== Segment start ==

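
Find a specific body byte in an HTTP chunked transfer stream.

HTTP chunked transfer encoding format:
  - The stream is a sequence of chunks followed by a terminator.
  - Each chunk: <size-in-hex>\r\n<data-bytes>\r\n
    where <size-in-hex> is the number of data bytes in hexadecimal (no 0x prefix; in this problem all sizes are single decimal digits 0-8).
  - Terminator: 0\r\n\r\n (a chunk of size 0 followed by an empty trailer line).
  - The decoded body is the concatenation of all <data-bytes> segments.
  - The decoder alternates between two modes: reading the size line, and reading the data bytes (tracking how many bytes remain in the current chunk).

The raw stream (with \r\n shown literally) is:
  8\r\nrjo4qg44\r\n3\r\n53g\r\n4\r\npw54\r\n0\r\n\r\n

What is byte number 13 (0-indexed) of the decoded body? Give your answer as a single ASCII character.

Answer: 5

Derivation:
Chunk 1: stream[0..1]='8' size=0x8=8, data at stream[3..11]='rjo4qg44' -> body[0..8], body so far='rjo4qg44'
Chunk 2: stream[13..14]='3' size=0x3=3, data at stream[16..19]='53g' -> body[8..11], body so far='rjo4qg4453g'
Chunk 3: stream[21..22]='4' size=0x4=4, data at stream[24..28]='pw54' -> body[11..15], body so far='rjo4qg4453gpw54'
Chunk 4: stream[30..31]='0' size=0 (terminator). Final body='rjo4qg4453gpw54' (15 bytes)
Body byte 13 = '5'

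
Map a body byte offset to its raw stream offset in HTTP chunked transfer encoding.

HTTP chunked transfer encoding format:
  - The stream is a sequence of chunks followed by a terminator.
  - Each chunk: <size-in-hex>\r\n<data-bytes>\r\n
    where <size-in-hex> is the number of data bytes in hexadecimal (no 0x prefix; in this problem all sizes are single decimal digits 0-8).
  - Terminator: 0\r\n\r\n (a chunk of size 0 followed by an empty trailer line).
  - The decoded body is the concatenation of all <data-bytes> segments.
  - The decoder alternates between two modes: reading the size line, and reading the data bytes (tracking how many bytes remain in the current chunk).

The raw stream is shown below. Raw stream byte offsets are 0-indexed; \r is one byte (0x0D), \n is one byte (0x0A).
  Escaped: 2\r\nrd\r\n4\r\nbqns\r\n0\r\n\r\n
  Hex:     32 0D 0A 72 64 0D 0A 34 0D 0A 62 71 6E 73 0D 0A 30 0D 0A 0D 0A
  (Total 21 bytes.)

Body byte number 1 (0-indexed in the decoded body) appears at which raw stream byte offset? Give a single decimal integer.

Chunk 1: stream[0..1]='2' size=0x2=2, data at stream[3..5]='rd' -> body[0..2], body so far='rd'
Chunk 2: stream[7..8]='4' size=0x4=4, data at stream[10..14]='bqns' -> body[2..6], body so far='rdbqns'
Chunk 3: stream[16..17]='0' size=0 (terminator). Final body='rdbqns' (6 bytes)
Body byte 1 at stream offset 4

Answer: 4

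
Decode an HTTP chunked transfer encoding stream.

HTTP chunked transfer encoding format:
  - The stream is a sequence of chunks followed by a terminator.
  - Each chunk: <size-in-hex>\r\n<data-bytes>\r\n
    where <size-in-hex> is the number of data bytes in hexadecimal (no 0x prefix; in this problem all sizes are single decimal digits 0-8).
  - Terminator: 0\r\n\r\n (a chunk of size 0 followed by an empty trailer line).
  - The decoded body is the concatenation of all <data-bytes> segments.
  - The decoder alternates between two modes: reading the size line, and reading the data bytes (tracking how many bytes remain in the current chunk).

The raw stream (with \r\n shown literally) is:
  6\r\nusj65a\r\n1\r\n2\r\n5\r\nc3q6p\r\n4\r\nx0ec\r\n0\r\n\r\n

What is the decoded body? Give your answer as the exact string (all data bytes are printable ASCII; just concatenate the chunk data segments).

Chunk 1: stream[0..1]='6' size=0x6=6, data at stream[3..9]='usj65a' -> body[0..6], body so far='usj65a'
Chunk 2: stream[11..12]='1' size=0x1=1, data at stream[14..15]='2' -> body[6..7], body so far='usj65a2'
Chunk 3: stream[17..18]='5' size=0x5=5, data at stream[20..25]='c3q6p' -> body[7..12], body so far='usj65a2c3q6p'
Chunk 4: stream[27..28]='4' size=0x4=4, data at stream[30..34]='x0ec' -> body[12..16], body so far='usj65a2c3q6px0ec'
Chunk 5: stream[36..37]='0' size=0 (terminator). Final body='usj65a2c3q6px0ec' (16 bytes)

Answer: usj65a2c3q6px0ec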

== Segment end ==

Problem requirements
Copy back the listing above exactly, but only from the line with "What is byte" through the line with "(Total 21 bytes.)", both ends included.

Result of this exercise
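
What is byte number 13 (0-indexed) of the decoded body? Give your answer as a single ASCII character.

Answer: 5

Derivation:
Chunk 1: stream[0..1]='8' size=0x8=8, data at stream[3..11]='rjo4qg44' -> body[0..8], body so far='rjo4qg44'
Chunk 2: stream[13..14]='3' size=0x3=3, data at stream[16..19]='53g' -> body[8..11], body so far='rjo4qg4453g'
Chunk 3: stream[21..22]='4' size=0x4=4, data at stream[24..28]='pw54' -> body[11..15], body so far='rjo4qg4453gpw54'
Chunk 4: stream[30..31]='0' size=0 (terminator). Final body='rjo4qg4453gpw54' (15 bytes)
Body byte 13 = '5'

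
Map a body byte offset to its raw stream offset in HTTP chunked transfer encoding.

HTTP chunked transfer encoding format:
  - The stream is a sequence of chunks followed by a terminator.
  - Each chunk: <size-in-hex>\r\n<data-bytes>\r\n
    where <size-in-hex> is the number of data bytes in hexadecimal (no 0x prefix; in this problem all sizes are single decimal digits 0-8).
  - Terminator: 0\r\n\r\n (a chunk of size 0 followed by an empty trailer line).
  - The decoded body is the concatenation of all <data-bytes> segments.
  - The decoder alternates between two modes: reading the size line, and reading the data bytes (tracking how many bytes remain in the current chunk).

The raw stream is shown below. Raw stream byte offsets are 0-indexed; \r is one byte (0x0D), \n is one byte (0x0A).
  Escaped: 2\r\nrd\r\n4\r\nbqns\r\n0\r\n\r\n
  Hex:     32 0D 0A 72 64 0D 0A 34 0D 0A 62 71 6E 73 0D 0A 30 0D 0A 0D 0A
  (Total 21 bytes.)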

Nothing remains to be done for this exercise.